_Exercise prompt:_ Each entry is to be output precisely as it appears.

======== Exercise data

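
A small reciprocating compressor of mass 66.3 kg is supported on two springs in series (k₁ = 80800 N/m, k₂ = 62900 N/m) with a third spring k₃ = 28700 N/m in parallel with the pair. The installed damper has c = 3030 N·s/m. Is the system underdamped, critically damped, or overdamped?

underdamped

Series pair: k_s = k₁k₂/(k₁+k₂) = (80800)(62900)/(80800 + 62900) = 35370 N/m. In parallel with k₃: k_eq = 35370 + 28700 = 64070 N/m.
c_c = 2√(k_eq·m) = 4122 N·s/m; ζ = c/c_c = 3030/4122 = 0.735.
Since ζ < 1 the system is underdamped.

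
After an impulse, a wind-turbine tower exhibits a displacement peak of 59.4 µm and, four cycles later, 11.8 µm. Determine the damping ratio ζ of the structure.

Logarithmic decrement δ = (1/n)·ln(x₀/x_n) = (1/4)·ln(59.4/11.8) = (1/4)·ln(5.034) = 0.4040.
ζ = δ/√(4π² + δ²) = 0.4040/√(39.48 + 0.163) = 0.4040/6.296 = 0.06417.

0.0642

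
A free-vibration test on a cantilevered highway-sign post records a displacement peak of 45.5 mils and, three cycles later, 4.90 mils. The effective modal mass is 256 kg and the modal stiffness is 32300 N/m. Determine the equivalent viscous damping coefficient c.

Logarithmic decrement δ = (1/n)·ln(x₀/x_n) = (1/3)·ln(45.5/4.90) = (1/3)·ln(9.286) = 0.7428.
ζ = δ/√(4π² + δ²) = 0.7428/√(39.48 + 0.552) = 0.7428/6.327 = 0.1174.
c = ζ · 2√(km) = 0.1174 × 2√(32300 × 256) = 0.1174 × 5751 = 675.2 N·s/m.

675 N·s/m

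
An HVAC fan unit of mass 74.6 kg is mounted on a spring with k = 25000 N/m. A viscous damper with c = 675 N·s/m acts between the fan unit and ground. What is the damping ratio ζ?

ω_n = √(k/m) = √(25000/74.6) = 18.31 rad/s.
Critical damping c_c = 2√(k·m) = 2√(25000 × 74.6) = 2731 N·s/m, so ζ = c/c_c = 675/2731 = 0.2471.

0.247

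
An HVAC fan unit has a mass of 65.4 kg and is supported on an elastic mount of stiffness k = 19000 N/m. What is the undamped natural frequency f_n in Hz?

2.71 Hz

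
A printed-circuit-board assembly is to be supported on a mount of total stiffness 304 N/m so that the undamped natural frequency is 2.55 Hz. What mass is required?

1.18 kg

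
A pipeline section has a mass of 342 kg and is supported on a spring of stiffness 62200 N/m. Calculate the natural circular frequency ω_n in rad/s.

13.5 rad/s

ω_n = √(k/m) = √(62200/342) = √181.9 = 13.49 rad/s.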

================

_Answer space:_
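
A small reciprocating compressor of mass 66.3 kg is supported on two springs in series (k₁ = 80800 N/m, k₂ = 62900 N/m) with a third spring k₃ = 28700 N/m in parallel with the pair. The installed damper has c = 3030 N·s/m. Is the system underdamped, critically damped, or overdamped?

underdamped

Series pair: k_s = k₁k₂/(k₁+k₂) = (80800)(62900)/(80800 + 62900) = 35370 N/m. In parallel with k₃: k_eq = 35370 + 28700 = 64070 N/m.
c_c = 2√(k_eq·m) = 4122 N·s/m; ζ = c/c_c = 3030/4122 = 0.735.
Since ζ < 1 the system is underdamped.

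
After an impulse, a wind-turbine tower exhibits a displacement peak of 59.4 µm and, four cycles later, 11.8 µm. Determine the damping ratio ζ of the structure.

Logarithmic decrement δ = (1/n)·ln(x₀/x_n) = (1/4)·ln(59.4/11.8) = (1/4)·ln(5.034) = 0.4040.
ζ = δ/√(4π² + δ²) = 0.4040/√(39.48 + 0.163) = 0.4040/6.296 = 0.06417.

0.0642

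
A free-vibration test on a cantilevered highway-sign post records a displacement peak of 45.5 mils and, three cycles later, 4.90 mils. The effective modal mass is 256 kg and the modal stiffness is 32300 N/m. Determine the equivalent viscous damping coefficient c.

Logarithmic decrement δ = (1/n)·ln(x₀/x_n) = (1/3)·ln(45.5/4.90) = (1/3)·ln(9.286) = 0.7428.
ζ = δ/√(4π² + δ²) = 0.7428/√(39.48 + 0.552) = 0.7428/6.327 = 0.1174.
c = ζ · 2√(km) = 0.1174 × 2√(32300 × 256) = 0.1174 × 5751 = 675.2 N·s/m.

675 N·s/m

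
An HVAC fan unit of mass 74.6 kg is mounted on a spring with k = 25000 N/m. A viscous damper with c = 675 N·s/m acts between the fan unit and ground. What is the damping ratio ζ?

ω_n = √(k/m) = √(25000/74.6) = 18.31 rad/s.
Critical damping c_c = 2√(k·m) = 2√(25000 × 74.6) = 2731 N·s/m, so ζ = c/c_c = 675/2731 = 0.2471.

0.247

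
An HVAC fan unit has a mass of 65.4 kg and is supported on an elastic mount of stiffness k = 19000 N/m. What is the undamped natural frequency f_n in Hz?

2.71 Hz

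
A printed-circuit-board assembly is to be supported on a mount of total stiffness 304 N/m so that the undamped natural frequency is 2.55 Hz. What mass is required?

1.18 kg

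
A pipeline section has a mass of 342 kg and is supported on a spring of stiffness 62200 N/m. Calculate the natural circular frequency ω_n in rad/s.

13.5 rad/s

ω_n = √(k/m) = √(62200/342) = √181.9 = 13.49 rad/s.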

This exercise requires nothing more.